Problem to solve: Having located "How many faces does" in the records below, repeat exactly the line it is on and all subsequent lines, ending with the last.

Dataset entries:
□ □ □

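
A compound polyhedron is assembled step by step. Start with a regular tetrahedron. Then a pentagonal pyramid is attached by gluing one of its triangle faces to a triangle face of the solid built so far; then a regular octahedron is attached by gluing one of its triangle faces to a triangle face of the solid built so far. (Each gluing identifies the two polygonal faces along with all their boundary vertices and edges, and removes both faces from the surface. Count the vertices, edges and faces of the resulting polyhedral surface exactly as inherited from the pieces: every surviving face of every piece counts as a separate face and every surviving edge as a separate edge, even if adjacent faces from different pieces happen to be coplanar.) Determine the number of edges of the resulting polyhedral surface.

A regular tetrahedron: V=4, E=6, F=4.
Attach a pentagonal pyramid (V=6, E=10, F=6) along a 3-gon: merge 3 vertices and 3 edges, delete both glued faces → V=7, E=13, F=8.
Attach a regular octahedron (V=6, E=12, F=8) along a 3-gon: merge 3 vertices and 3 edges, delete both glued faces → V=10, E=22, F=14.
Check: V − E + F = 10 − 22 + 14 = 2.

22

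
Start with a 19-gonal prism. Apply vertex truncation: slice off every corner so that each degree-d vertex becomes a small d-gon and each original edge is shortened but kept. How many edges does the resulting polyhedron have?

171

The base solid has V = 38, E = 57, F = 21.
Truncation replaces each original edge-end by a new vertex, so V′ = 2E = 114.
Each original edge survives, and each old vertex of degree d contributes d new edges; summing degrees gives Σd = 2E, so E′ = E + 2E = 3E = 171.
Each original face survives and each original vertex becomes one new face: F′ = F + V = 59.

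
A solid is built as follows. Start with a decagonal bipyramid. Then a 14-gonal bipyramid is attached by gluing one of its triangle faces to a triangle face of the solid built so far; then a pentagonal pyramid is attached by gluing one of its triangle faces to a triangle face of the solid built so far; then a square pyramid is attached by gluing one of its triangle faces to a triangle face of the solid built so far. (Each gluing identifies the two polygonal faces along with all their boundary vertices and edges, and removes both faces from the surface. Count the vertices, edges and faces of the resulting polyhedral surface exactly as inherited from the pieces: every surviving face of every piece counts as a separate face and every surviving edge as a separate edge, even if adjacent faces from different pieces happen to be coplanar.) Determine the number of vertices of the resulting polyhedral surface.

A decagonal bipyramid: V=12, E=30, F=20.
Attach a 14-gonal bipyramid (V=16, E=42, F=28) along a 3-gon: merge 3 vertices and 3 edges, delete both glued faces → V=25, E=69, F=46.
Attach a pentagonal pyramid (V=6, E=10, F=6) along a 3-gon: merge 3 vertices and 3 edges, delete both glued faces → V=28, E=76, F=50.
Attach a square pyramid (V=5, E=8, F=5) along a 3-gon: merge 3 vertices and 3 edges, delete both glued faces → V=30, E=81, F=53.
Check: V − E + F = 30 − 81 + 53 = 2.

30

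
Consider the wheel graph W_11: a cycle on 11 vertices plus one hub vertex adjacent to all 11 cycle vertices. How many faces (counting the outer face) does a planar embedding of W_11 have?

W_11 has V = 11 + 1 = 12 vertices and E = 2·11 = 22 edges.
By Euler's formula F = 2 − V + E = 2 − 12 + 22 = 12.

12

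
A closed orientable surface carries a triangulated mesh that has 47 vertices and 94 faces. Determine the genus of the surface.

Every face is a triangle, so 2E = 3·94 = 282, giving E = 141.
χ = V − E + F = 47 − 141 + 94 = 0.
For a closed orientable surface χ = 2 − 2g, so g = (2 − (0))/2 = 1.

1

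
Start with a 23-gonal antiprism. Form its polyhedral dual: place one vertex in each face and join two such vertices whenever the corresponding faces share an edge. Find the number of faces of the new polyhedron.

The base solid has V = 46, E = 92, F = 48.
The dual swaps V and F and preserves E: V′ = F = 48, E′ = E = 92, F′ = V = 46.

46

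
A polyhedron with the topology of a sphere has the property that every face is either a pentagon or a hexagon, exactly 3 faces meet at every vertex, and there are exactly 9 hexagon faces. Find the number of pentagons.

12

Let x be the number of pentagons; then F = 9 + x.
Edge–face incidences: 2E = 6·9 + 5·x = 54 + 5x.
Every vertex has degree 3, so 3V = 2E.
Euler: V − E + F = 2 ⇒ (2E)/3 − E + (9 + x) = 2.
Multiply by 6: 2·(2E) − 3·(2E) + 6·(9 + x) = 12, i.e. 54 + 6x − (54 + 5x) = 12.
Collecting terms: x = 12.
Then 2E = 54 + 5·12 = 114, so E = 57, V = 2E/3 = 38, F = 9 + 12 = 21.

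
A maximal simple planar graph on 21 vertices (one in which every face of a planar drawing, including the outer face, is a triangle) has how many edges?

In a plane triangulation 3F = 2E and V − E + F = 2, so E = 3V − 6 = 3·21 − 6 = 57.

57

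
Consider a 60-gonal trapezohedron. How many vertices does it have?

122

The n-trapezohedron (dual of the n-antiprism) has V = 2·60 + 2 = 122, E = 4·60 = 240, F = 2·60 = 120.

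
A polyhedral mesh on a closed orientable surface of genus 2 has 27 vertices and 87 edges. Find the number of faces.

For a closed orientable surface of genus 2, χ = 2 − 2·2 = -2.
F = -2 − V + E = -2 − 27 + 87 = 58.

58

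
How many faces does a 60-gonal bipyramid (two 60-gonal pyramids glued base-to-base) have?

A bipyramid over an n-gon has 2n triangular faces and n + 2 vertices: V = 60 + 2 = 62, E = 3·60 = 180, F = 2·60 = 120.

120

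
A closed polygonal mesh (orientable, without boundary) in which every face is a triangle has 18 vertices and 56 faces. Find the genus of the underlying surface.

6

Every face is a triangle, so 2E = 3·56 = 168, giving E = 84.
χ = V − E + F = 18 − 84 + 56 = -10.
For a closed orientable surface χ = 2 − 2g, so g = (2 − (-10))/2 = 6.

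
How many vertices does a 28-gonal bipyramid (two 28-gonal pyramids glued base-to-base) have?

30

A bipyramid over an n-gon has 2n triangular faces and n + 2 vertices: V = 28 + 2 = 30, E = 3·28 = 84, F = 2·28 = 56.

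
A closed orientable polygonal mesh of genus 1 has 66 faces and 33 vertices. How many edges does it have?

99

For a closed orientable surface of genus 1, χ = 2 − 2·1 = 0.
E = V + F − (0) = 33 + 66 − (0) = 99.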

□ □ □

Exercise solution:
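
How many faces does a 60-gonal bipyramid (two 60-gonal pyramids glued base-to-base) have?

A bipyramid over an n-gon has 2n triangular faces and n + 2 vertices: V = 60 + 2 = 62, E = 3·60 = 180, F = 2·60 = 120.

120

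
A closed polygonal mesh (orientable, without boundary) in which every face is a triangle has 18 vertices and 56 faces. Find the genus of the underlying surface.

6

Every face is a triangle, so 2E = 3·56 = 168, giving E = 84.
χ = V − E + F = 18 − 84 + 56 = -10.
For a closed orientable surface χ = 2 − 2g, so g = (2 − (-10))/2 = 6.

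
How many vertices does a 28-gonal bipyramid (two 28-gonal pyramids glued base-to-base) have?

30

A bipyramid over an n-gon has 2n triangular faces and n + 2 vertices: V = 28 + 2 = 30, E = 3·28 = 84, F = 2·28 = 56.

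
A closed orientable polygonal mesh of genus 1 has 66 faces and 33 vertices. How many edges does it have?

99

For a closed orientable surface of genus 1, χ = 2 − 2·1 = 0.
E = V + F − (0) = 33 + 66 − (0) = 99.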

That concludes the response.